Your assignment
The answer should be an exact copy of the data.

————————

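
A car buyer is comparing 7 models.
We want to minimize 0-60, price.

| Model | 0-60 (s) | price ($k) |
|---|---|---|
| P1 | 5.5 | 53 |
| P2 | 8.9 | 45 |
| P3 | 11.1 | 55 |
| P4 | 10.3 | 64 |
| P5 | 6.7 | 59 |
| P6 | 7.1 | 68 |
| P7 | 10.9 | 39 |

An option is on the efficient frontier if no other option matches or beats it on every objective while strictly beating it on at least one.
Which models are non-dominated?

P1: not dominated (best 0-60).
P2: not dominated.
P3: dominated by P1 (0-60 5.5≤11.1, price 53≤55).
P4: dominated by P1 (0-60 5.5≤10.3, price 53≤64).
P5: dominated by P1 (0-60 5.5≤6.7, price 53≤59).
P6: dominated by P1 (0-60 5.5≤7.1, price 53≤68).
P7: not dominated (best price).

P1, P2, P7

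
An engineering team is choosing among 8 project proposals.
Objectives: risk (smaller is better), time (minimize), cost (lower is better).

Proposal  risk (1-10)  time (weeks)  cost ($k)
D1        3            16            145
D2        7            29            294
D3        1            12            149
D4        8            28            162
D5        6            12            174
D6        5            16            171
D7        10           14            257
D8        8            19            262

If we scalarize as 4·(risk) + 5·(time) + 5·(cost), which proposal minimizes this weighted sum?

D3

D1: 4·3 + 5·16 + 5·145 = 817
D2: 4·7 + 5·29 + 5·294 = 1643
D3: 4·1 + 5·12 + 5·149 = 809
D4: 4·8 + 5·28 + 5·162 = 982
D5: 4·6 + 5·12 + 5·174 = 954
D6: 4·5 + 5·16 + 5·171 = 955
D7: 4·10 + 5·14 + 5·257 = 1395
D8: 4·8 + 5·19 + 5·262 = 1437
Lowest: D3 at 809.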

————————

Solution to the problem
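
A car buyer is comparing 7 models.
We want to minimize 0-60, price.

| Model | 0-60 (s) | price ($k) |
|---|---|---|
| P1 | 5.5 | 53 |
| P2 | 8.9 | 45 |
| P3 | 11.1 | 55 |
| P4 | 10.3 | 64 |
| P5 | 6.7 | 59 |
| P6 | 7.1 | 68 |
| P7 | 10.9 | 39 |

An option is on the efficient frontier if no other option matches or beats it on every objective while strictly beating it on at least one.
Which models are non-dominated?

P1: not dominated (best 0-60).
P2: not dominated.
P3: dominated by P1 (0-60 5.5≤11.1, price 53≤55).
P4: dominated by P1 (0-60 5.5≤10.3, price 53≤64).
P5: dominated by P1 (0-60 5.5≤6.7, price 53≤59).
P6: dominated by P1 (0-60 5.5≤7.1, price 53≤68).
P7: not dominated (best price).

P1, P2, P7

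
An engineering team is choosing among 8 project proposals.
Objectives: risk (smaller is better), time (minimize), cost (lower is better).

Proposal  risk (1-10)  time (weeks)  cost ($k)
D1        3            16            145
D2        7            29            294
D3        1            12            149
D4        8            28            162
D5        6            12            174
D6        5            16            171
D7        10           14            257
D8        8            19            262

If we scalarize as 4·(risk) + 5·(time) + 5·(cost), which proposal minimizes this weighted sum?

D3

D1: 4·3 + 5·16 + 5·145 = 817
D2: 4·7 + 5·29 + 5·294 = 1643
D3: 4·1 + 5·12 + 5·149 = 809
D4: 4·8 + 5·28 + 5·162 = 982
D5: 4·6 + 5·12 + 5·174 = 954
D6: 4·5 + 5·16 + 5·171 = 955
D7: 4·10 + 5·14 + 5·257 = 1395
D8: 4·8 + 5·19 + 5·262 = 1437
Lowest: D3 at 809.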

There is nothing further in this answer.